TASK ITEM — Find all the lines in the material below with the word "Master", and copy them.

□ □ □ □

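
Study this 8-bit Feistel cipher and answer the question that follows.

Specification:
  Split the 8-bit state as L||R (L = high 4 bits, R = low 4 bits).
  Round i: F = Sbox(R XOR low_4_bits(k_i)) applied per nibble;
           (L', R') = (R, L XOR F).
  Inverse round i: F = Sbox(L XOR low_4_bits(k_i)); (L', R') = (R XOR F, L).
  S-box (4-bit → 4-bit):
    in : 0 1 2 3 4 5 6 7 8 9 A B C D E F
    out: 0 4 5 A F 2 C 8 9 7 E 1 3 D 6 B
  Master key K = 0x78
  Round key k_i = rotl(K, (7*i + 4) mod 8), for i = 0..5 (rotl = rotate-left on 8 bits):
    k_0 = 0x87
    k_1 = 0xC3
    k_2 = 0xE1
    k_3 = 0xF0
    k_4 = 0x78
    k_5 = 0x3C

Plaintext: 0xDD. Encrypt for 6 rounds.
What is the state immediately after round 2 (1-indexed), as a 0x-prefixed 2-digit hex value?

s_0 = plaintext = 0xDD
s_1 = Round(s_0, k_0) = 0xD3
s_2 = Round(s_1, k_1) = 0x3D
s_3 = Round(s_2, k_2) = 0xD0
s_4 = Round(s_3, k_3) = 0x0D
s_5 = Round(s_4, k_4) = 0xD2
s_6 = Round(s_5, k_5) = 0x2B

0x3D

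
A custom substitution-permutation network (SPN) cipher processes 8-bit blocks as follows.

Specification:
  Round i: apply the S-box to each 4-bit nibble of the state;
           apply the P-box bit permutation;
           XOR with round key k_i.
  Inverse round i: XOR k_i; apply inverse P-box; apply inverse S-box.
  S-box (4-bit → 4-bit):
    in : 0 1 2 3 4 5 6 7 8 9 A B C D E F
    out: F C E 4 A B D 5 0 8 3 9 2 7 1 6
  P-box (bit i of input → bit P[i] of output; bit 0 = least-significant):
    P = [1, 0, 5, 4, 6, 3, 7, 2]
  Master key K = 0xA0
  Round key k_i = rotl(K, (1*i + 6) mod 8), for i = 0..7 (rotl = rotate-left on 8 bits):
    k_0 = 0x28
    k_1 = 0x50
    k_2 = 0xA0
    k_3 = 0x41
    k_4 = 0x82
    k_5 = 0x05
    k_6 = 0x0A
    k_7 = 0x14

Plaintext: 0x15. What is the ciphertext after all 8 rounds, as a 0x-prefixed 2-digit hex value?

s_0 = plaintext = 0x15
s_1 = Round(s_0, k_0) = 0xBF
s_2 = Round(s_1, k_1) = 0x35
s_3 = Round(s_2, k_2) = 0x33
s_4 = Round(s_3, k_3) = 0xE1
s_5 = Round(s_4, k_4) = 0xF2
s_6 = Round(s_5, k_5) = 0xBC
s_7 = Round(s_6, k_6) = 0x4F
s_8 = Round(s_7, k_7) = 0x39

0x39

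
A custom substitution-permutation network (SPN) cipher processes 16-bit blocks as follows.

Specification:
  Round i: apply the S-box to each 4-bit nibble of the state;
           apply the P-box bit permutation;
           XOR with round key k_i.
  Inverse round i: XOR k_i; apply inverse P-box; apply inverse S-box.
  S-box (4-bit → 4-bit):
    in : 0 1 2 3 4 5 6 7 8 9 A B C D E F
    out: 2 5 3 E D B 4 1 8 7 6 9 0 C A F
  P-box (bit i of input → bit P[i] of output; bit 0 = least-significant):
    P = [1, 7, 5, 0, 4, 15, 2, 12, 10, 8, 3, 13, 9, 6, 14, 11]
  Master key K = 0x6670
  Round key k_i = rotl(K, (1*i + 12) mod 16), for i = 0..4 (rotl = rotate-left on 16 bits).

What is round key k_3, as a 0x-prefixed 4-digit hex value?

0x3338

K = 0x6670
k_0 = rotl(K, (1*0+12) mod 16) = rotl(K, 12) = 0x0667
k_1 = rotl(K, (1*1+12) mod 16) = rotl(K, 13) = 0x0CCE
k_2 = rotl(K, (1*2+12) mod 16) = rotl(K, 14) = 0x199C
k_3 = rotl(K, (1*3+12) mod 16) = rotl(K, 15) = 0x3338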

□ □ □ □

WORKED SOLUTION —
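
  Master key K = 0x78
  Master key K = 0xA0
  Master key K = 0x6670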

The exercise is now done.